◆ Required action
From the records below, print exactly the lines starting at the one containing "A point on the WGS84" and ending at the one containing "arc-sec, s=-2.3676 ppm;", ends included, and nothing else.

──────── Available data

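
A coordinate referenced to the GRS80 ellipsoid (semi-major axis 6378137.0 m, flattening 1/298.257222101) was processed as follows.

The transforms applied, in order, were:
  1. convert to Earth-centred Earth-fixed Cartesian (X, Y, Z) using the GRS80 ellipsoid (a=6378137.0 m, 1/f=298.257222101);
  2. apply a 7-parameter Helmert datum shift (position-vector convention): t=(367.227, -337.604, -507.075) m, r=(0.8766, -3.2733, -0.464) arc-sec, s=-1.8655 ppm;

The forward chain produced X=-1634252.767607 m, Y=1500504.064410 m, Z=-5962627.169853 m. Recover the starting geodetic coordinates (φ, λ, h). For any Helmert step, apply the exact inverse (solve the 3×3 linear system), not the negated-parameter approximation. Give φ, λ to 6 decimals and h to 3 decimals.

φ=-69.709490°, λ=137.445376°, h=2381.220 m

start: X=-1634252.7676, Y=1500504.0644, Z=-5962627.1699 m
→ Helmert⁻¹: X=-1634721.0353, Y=1500815.4526, Z=-5962111.6534
→ geod (Bowring, a=6378137.000): φ=-69.70949000°, λ=137.44537600°, h=2381.2200 m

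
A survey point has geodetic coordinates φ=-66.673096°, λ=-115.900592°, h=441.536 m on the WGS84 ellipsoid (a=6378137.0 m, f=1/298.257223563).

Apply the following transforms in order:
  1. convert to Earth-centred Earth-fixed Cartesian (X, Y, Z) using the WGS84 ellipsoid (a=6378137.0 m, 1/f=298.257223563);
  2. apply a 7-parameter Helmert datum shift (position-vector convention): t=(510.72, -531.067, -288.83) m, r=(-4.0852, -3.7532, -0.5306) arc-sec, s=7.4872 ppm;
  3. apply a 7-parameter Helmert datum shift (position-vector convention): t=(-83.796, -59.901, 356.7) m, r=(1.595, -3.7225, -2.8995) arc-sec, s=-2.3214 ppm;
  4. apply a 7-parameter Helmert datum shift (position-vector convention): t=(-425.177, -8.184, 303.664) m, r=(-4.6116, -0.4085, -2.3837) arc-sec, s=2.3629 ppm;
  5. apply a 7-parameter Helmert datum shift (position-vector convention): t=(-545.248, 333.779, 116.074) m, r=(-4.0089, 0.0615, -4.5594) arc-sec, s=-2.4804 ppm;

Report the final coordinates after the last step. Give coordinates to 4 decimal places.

start: φ=-66.673096°, λ=-115.900592°, h=441.536 m
→ ECEF (a=6378137.000, f=1/298.257223563): X=-1106410.6329, Y=-2278502.8517, Z=-5834478.5729
→ Helmert 7p (PV): X=-1105807.8930, Y=-2279163.6884, Z=-5834786.0918
→ Helmert 7p (PV): X=-1105815.8592, Y=-2279157.6351, Z=-5834453.4278
→ Helmert 7p (PV): X=-1106258.4334, Y=-2279288.8702, Z=-5834114.7833
→ Helmert 7p (PV): X=-1106853.0596, Y=-2279038.3741, Z=-5833939.6090

X=-1106853.0596 m, Y=-2279038.3741 m, Z=-5833939.6090 m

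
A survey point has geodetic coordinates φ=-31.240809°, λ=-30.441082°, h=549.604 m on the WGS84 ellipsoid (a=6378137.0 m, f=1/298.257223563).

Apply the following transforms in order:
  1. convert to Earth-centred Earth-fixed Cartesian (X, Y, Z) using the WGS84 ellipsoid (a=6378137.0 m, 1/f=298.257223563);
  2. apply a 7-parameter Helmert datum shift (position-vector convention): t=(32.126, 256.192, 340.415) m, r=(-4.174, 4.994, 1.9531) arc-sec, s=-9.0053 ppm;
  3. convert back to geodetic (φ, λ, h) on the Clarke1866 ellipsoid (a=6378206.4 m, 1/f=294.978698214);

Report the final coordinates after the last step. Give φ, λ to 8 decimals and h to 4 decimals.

φ=-31.24117362°, λ=-30.43907596°, h=223.0063 m

start: φ=-31.240809°, λ=-30.441082°, h=549.604 m
→ ECEF (a=6378137.000, f=1/298.257223563): X=4706188.8629, Y=-2765642.4457, Z=-3289034.9898
→ Helmert 7p (PV): X=4706125.1635, Y=-2765383.3430, Z=-3288722.9339
→ geod (Bowring, a=6378206.400): φ=-31.24117362°, λ=-30.43907596°, h=223.0063 m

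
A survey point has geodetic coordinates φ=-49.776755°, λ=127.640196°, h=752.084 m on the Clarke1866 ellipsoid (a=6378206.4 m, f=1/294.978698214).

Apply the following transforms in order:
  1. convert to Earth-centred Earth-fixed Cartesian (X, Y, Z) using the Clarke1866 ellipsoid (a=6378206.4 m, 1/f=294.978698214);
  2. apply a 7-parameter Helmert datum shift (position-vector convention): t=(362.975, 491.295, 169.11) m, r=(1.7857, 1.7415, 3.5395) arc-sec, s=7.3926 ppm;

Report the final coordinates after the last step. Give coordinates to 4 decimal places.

X=-2520405.0039 m, Y=3268902.1110 m, Z=-4846978.0895 m

start: φ=-49.776755°, λ=127.640196°, h=752.084 m
→ ECEF (a=6378206.400, f=1/294.978698214): X=-2520652.3338, Y=3268387.9450, Z=-4847160.9441
→ Helmert 7p (PV): X=-2520405.0039, Y=3268902.1110, Z=-4846978.0895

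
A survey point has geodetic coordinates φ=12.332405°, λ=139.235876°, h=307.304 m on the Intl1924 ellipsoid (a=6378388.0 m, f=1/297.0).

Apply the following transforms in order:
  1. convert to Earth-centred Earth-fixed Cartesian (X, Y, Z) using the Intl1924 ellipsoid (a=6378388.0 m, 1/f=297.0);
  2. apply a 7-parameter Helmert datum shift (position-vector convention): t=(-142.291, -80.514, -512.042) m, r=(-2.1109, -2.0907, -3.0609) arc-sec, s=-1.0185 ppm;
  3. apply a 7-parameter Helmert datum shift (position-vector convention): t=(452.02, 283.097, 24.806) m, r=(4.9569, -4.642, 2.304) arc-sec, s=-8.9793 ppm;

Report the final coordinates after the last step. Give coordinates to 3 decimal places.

start: φ=12.332405°, λ=139.235876°, h=307.304 m
→ ECEF (a=6378388.000, f=1/297.0): X=-4720492.0904, Y=4069464.2415, Z=1353429.6622
→ Helmert 7p (PV): X=-4720582.9025, Y=4069463.4841, Z=1352826.7483
→ Helmert 7p (PV): X=-4720164.3961, Y=4069624.8007, Z=1352830.9663

X=-4720164.396 m, Y=4069624.801 m, Z=1352830.966 m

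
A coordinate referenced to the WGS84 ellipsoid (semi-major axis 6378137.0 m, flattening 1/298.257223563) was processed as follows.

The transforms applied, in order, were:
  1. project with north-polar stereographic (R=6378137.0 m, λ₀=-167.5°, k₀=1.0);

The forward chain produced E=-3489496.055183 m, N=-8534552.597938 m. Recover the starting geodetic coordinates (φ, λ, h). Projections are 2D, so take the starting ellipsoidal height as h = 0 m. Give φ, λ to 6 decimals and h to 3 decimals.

φ=18.280413°, λ=170.261972°, h=0.000 m

start: E=-3489496.0552, N=-8534552.5979 m
→ stereo⁻¹: φ=18.28041300°, λ=170.26197200°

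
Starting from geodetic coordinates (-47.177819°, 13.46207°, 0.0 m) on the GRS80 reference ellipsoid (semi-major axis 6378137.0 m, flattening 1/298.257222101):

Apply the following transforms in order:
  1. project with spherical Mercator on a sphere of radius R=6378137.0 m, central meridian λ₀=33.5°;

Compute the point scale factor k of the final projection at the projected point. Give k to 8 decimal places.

1.47118254

start: φ=-47.177819°, λ=13.462070°, h=0.000 m
→ into merc (λ₀=33.5°): φ=-47.17781900°, λ−λ₀=-20.03793000°
scale k = 1.47118254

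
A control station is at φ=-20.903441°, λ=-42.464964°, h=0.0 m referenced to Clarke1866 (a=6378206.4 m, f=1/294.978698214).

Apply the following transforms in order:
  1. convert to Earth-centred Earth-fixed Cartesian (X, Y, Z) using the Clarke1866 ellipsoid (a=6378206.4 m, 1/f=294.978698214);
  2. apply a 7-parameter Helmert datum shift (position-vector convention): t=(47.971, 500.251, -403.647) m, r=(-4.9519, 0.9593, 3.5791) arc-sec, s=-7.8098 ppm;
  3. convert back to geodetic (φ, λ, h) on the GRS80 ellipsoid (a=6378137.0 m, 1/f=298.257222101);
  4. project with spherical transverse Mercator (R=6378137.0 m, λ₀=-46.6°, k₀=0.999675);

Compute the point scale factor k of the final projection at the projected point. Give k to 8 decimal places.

1.00195558

start: φ=-20.903441°, λ=-42.464964°, h=0.000 m
→ ECEF (a=6378206.400, f=1/294.978698214): X=4397357.9922, Y=-4024492.2087, Z=-2261277.3995
→ Helmert 7p (PV): X=4397430.9363, Y=-4023938.5122, Z=-2261587.2203
→ geod (Bowring, a=6378137.000): φ=-20.90565755°, λ=-42.46056440°, h=-149.1843 m
→ into tm (λ₀=-46.6°): φ=-20.90565755°, λ−λ₀=4.13943560°
scale k = 1.00195558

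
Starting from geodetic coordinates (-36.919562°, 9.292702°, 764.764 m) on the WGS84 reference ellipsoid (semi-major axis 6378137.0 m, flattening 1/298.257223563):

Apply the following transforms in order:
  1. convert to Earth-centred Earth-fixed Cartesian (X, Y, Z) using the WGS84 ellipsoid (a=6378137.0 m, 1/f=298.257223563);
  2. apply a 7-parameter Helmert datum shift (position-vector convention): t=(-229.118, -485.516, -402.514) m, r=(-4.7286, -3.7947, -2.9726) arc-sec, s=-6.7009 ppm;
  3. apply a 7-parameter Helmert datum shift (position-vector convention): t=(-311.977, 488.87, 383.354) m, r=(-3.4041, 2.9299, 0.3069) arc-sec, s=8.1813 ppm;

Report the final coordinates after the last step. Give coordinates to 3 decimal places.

X=5038455.494 m, Y=824291.916 m, Z=-3810755.727 m

start: φ=-36.919562°, λ=9.292702°, h=764.764 m
→ ECEF (a=6378137.000, f=1/298.257223563): X=5038962.5022, Y=824502.7237, Z=-3810719.5535
→ Helmert 7p (PV): X=5038781.6071, Y=823851.7041, Z=-3811022.7314
→ Helmert 7p (PV): X=5038455.4938, Y=824291.9156, Z=-3810755.7274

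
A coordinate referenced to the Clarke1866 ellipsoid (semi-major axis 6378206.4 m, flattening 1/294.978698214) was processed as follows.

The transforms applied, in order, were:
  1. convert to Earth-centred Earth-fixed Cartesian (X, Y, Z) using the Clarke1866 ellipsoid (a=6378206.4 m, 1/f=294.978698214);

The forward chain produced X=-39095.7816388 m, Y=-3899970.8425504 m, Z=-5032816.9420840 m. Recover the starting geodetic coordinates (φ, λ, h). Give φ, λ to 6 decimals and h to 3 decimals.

φ=-52.414386°, λ=-90.574350°, h=2474.869 m

start: X=-39095.7816, Y=-3899970.8426, Z=-5032816.9421 m
→ geod (Bowring, a=6378206.400): φ=-52.41438600°, λ=-90.57435000°, h=2474.8690 m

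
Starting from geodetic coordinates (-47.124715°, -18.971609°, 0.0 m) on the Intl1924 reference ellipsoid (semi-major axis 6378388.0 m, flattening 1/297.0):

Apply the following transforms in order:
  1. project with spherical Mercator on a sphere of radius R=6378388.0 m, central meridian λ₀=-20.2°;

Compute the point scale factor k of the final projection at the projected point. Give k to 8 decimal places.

1.46971329

start: φ=-47.124715°, λ=-18.971609°, h=0.000 m
→ into merc (λ₀=-20.2°): φ=-47.12471500°, λ−λ₀=1.22839100°
scale k = 1.46971329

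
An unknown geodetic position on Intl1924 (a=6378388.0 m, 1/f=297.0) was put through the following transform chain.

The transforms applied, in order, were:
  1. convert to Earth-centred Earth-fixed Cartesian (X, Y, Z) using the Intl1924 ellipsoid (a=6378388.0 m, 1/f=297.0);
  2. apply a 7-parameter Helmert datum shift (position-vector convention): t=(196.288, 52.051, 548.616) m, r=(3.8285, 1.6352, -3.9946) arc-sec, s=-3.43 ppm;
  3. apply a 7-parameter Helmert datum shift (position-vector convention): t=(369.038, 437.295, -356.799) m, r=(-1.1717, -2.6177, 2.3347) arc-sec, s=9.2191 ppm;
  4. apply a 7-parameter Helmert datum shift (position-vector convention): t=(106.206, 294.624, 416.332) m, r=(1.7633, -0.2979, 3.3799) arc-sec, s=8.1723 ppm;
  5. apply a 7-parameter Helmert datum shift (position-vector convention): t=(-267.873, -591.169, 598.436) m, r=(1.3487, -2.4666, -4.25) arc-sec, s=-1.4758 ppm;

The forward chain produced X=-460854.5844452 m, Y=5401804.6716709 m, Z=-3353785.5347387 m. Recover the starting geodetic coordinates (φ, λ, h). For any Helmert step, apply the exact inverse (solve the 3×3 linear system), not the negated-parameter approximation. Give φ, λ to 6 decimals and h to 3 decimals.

φ=-31.926227°, λ=94.882230°, h=2934.662 m

start: X=-460854.5844, Y=5401804.6717, Z=-3353785.5347 m
→ Helmert⁻¹: X=-460738.8183, Y=5402372.3867, Z=-3354418.7358
→ Helmert⁻¹: X=-460757.5849, Y=5402012.4861, Z=-3354853.1662
→ Helmert⁻¹: X=-461103.8029, Y=5401549.6681, Z=-3354428.9063
→ Helmert⁻¹: X=-461379.6814, Y=5401444.9349, Z=-3355092.9443
→ geod (Bowring, a=6378388.000): φ=-31.92622700°, λ=94.88223000°, h=2934.6620 m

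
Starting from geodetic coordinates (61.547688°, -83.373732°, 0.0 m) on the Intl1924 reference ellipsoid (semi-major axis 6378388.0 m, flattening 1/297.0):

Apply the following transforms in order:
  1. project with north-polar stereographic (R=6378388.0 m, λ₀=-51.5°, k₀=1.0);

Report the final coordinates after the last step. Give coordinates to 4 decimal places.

E=-1707793.9477 m, N=-2746491.6082 m

start: φ=61.547688°, λ=-83.373732°, h=0.000 m
→ stereo (R=6378388.0, λ₀=-51.5°): E=-1707793.9477, N=-2746491.6082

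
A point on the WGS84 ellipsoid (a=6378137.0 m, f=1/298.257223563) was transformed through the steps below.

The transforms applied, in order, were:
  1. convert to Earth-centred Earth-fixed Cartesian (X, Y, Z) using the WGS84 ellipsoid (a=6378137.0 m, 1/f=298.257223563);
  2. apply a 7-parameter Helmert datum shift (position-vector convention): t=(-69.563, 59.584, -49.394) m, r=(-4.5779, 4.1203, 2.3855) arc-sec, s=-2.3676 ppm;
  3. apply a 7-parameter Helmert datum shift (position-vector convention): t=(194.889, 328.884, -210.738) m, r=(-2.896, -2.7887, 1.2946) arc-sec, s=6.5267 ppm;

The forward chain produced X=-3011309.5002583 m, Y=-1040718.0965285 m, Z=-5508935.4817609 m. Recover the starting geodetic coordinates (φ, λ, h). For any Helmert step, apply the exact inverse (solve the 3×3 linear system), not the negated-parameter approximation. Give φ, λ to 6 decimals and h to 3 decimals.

start: X=-3011309.5003, Y=-1040718.0965, Z=-5508935.4818 m
→ Helmert⁻¹: X=-3011565.7447, Y=-1040943.9414, Z=-5508662.6889
→ Helmert⁻¹: X=-3011405.3086, Y=-1040848.9007, Z=-5508709.5932
→ geod (Bowring, a=6378137.000): φ=-60.12160500°, λ=-160.93302800°, h=1696.1520 m

φ=-60.121605°, λ=-160.933028°, h=1696.152 m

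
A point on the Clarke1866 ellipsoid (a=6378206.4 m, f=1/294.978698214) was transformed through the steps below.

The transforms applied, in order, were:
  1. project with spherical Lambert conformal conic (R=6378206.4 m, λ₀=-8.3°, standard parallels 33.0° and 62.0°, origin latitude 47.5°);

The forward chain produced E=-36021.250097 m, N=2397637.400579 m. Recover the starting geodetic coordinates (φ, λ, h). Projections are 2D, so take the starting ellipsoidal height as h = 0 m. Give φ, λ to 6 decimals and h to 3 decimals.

start: E=-36021.2501, N=2397637.4006 m
→ lcc⁻¹: φ=69.19335600°, λ=-9.16590800°

φ=69.193356°, λ=-9.165908°, h=0.000 m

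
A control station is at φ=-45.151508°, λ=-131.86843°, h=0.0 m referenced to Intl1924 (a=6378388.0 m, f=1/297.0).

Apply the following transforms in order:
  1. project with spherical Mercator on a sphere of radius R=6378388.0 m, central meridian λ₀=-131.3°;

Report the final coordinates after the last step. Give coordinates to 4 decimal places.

E=-63279.8283 m, N=-5645627.1041 m

start: φ=-45.151508°, λ=-131.868430°, h=0.000 m
→ merc (R=6378388.0, λ₀=-131.3°): E=-63279.8283, N=-5645627.1041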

────────────────

◆ Expected answer
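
A point on the WGS84 ellipsoid (a=6378137.0 m, f=1/298.257223563) was transformed through the steps below.

The transforms applied, in order, were:
  1. convert to Earth-centred Earth-fixed Cartesian (X, Y, Z) using the WGS84 ellipsoid (a=6378137.0 m, 1/f=298.257223563);
  2. apply a 7-parameter Helmert datum shift (position-vector convention): t=(-69.563, 59.584, -49.394) m, r=(-4.5779, 4.1203, 2.3855) arc-sec, s=-2.3676 ppm;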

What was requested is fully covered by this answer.